» Extracted material:
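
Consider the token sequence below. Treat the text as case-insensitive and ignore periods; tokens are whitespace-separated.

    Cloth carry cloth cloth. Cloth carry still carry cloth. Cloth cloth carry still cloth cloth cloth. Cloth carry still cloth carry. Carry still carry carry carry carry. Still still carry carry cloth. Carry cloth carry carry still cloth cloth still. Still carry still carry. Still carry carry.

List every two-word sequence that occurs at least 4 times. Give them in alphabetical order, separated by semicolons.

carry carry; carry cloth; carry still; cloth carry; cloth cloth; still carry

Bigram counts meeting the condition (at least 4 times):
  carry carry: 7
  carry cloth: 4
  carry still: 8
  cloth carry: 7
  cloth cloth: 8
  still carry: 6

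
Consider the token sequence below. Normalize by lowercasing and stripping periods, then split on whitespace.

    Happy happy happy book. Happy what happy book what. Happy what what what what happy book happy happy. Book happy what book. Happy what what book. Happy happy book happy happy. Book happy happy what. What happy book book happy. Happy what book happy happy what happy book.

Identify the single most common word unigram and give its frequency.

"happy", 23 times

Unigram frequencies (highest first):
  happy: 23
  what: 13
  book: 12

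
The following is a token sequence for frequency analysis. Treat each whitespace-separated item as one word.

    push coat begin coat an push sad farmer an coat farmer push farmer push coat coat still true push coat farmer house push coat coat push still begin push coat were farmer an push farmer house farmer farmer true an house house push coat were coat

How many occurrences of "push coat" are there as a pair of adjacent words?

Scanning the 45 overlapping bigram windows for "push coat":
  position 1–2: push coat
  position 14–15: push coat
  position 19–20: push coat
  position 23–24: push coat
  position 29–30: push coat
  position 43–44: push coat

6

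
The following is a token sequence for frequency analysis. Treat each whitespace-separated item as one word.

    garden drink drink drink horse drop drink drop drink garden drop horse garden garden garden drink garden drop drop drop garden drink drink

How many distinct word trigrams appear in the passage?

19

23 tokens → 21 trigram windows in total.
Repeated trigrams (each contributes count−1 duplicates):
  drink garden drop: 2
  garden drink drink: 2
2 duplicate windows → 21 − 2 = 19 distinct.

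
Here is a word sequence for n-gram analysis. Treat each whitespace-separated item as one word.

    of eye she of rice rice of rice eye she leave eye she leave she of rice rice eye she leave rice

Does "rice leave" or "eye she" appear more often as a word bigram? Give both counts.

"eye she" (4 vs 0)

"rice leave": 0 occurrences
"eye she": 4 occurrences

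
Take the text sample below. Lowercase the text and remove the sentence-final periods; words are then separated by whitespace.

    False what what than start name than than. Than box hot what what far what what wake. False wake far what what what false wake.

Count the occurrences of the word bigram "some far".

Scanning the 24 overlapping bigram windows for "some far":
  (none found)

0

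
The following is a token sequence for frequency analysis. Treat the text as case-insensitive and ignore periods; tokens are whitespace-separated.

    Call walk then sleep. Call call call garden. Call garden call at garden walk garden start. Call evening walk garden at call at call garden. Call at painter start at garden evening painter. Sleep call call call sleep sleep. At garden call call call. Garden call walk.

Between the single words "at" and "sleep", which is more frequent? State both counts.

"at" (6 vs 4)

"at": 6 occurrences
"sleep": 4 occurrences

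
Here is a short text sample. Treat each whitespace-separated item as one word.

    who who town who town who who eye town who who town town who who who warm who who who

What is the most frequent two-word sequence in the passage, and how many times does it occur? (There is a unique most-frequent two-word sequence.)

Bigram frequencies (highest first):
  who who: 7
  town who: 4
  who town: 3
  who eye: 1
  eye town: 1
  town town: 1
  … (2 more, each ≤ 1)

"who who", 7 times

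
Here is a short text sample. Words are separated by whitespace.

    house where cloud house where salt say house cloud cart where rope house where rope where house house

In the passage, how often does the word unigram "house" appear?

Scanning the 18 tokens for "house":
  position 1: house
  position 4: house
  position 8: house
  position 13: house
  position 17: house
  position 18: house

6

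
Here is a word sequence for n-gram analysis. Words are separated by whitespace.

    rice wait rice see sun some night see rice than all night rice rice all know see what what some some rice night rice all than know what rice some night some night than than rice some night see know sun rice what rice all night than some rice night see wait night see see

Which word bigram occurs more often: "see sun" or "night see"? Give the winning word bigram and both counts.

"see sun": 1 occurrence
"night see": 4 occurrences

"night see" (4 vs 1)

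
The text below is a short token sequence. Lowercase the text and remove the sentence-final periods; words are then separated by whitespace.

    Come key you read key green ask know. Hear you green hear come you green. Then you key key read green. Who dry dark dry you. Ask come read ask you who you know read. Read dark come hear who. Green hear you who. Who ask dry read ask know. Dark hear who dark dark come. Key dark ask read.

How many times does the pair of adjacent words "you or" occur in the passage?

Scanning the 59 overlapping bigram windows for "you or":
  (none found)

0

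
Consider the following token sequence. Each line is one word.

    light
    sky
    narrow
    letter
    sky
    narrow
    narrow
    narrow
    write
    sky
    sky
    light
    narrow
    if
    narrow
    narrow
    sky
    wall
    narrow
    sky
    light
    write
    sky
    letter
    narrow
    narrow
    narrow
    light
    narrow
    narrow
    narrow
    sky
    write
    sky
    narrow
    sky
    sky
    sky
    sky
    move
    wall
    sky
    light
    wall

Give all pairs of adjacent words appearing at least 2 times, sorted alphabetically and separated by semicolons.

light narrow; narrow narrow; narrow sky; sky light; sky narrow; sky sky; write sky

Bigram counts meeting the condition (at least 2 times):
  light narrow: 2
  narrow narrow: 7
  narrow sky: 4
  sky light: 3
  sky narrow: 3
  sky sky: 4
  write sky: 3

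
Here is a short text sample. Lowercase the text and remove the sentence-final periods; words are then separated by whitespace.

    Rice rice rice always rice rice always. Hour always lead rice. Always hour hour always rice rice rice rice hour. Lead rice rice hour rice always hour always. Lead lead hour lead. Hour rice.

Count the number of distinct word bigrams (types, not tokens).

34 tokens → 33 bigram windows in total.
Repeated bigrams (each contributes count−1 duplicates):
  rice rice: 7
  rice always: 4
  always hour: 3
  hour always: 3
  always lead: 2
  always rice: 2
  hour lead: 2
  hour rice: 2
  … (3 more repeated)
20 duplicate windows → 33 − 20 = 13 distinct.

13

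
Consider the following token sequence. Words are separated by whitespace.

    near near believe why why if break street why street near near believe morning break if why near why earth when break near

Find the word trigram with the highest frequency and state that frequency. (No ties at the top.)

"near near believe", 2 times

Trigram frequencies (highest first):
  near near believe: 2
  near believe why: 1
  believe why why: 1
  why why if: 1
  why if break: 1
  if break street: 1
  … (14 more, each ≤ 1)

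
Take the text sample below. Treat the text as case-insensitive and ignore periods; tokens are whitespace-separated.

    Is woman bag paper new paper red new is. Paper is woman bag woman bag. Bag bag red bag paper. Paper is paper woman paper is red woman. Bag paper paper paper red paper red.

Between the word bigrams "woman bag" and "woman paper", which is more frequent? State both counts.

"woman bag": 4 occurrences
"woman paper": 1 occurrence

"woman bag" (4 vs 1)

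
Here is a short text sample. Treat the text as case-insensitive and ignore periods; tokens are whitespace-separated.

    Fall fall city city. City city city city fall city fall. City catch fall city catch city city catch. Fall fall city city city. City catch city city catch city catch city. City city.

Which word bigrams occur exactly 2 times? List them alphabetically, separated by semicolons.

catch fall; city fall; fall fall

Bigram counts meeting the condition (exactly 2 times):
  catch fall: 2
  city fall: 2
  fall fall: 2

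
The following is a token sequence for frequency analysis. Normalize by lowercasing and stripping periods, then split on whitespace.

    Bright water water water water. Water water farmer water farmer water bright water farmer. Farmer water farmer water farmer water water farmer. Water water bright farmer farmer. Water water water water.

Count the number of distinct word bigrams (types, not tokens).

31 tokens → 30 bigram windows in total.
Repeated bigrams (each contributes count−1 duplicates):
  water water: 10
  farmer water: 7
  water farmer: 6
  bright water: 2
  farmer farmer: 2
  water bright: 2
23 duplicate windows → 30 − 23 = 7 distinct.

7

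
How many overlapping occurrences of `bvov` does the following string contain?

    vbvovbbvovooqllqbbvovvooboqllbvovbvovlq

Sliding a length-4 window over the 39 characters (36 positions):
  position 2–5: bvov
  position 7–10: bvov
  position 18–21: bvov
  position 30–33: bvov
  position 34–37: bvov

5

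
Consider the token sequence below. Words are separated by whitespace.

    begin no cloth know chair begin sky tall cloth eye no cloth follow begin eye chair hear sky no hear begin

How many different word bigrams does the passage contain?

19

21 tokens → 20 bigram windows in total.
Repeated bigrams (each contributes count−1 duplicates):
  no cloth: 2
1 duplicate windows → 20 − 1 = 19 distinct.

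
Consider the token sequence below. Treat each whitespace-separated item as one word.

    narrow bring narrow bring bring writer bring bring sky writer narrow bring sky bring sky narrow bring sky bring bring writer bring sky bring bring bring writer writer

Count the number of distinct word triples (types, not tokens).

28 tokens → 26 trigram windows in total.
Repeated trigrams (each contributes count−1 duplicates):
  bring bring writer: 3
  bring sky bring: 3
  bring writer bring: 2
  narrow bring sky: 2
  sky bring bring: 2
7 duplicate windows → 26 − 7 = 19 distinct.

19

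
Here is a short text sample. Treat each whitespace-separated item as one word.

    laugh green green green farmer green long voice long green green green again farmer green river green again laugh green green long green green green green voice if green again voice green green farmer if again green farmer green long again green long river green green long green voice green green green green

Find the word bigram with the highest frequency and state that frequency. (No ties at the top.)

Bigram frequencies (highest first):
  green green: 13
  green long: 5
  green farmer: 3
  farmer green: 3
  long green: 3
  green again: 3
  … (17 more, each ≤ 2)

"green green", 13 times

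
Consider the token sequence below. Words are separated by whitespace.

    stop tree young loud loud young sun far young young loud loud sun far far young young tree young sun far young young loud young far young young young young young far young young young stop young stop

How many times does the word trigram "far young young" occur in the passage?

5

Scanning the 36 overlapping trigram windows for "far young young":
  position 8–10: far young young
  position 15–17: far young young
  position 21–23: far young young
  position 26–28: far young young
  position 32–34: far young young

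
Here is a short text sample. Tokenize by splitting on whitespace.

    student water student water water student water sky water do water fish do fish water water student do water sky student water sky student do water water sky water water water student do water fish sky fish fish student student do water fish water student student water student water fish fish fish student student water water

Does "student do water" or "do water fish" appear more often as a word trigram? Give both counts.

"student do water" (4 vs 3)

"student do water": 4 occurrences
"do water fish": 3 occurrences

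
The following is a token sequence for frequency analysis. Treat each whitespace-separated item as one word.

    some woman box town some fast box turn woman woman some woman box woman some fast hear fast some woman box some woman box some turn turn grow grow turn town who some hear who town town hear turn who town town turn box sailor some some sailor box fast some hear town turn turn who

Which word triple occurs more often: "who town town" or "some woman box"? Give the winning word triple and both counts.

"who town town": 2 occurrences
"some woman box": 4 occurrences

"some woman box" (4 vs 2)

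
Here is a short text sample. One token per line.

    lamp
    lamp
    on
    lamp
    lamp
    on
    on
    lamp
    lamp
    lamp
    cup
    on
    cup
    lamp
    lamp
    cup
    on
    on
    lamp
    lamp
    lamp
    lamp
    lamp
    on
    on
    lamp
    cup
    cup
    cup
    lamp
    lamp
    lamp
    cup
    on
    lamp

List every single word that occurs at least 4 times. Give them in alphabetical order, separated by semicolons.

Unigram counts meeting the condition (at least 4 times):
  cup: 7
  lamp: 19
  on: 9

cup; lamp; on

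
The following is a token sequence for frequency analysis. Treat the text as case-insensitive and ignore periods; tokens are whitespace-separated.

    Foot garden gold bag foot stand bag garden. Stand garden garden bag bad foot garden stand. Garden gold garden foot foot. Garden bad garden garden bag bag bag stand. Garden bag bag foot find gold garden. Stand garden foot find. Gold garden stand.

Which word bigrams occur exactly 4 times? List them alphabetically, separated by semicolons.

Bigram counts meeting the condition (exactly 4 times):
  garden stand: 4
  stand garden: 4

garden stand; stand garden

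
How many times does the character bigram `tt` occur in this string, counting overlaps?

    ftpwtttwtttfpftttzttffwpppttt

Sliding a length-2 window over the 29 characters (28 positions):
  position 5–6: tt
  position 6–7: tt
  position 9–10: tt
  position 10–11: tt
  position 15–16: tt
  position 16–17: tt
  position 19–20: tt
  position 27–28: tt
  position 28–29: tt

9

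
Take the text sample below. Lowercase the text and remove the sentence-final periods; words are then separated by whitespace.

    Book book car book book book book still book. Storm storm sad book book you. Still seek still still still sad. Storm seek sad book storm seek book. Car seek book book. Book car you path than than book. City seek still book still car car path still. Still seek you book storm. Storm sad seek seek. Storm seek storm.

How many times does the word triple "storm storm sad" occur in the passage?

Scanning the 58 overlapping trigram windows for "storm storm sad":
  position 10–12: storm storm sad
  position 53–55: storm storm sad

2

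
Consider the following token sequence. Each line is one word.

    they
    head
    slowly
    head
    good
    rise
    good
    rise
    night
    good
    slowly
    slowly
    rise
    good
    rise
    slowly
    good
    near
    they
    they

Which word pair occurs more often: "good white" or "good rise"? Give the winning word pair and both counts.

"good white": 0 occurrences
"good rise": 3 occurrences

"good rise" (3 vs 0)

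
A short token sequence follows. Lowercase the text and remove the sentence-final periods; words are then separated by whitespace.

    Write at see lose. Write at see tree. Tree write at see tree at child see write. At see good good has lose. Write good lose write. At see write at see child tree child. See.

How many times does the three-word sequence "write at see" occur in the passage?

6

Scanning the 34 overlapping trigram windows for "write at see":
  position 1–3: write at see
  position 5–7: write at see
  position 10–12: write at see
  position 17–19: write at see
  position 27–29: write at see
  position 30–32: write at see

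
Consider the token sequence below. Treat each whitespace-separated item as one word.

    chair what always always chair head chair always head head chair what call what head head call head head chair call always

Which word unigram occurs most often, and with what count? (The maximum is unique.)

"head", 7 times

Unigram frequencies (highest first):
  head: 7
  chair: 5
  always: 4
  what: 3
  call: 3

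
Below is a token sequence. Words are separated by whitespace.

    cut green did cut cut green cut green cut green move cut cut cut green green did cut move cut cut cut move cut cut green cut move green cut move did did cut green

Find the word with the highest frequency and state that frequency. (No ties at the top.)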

» Exercise directions:
Lines of the data above that include the string "start" must each be copied.

» Exercise output:
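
    False what what than start name than than. Than box hot what what far what what wake. False wake far what what what false wake.
    Call walk then sleep. Call call call garden. Call garden call at garden walk garden start. Call evening walk garden at call at call garden. Call at painter start at garden evening painter. Sleep call call call sleep sleep. At garden call call call. Garden call walk.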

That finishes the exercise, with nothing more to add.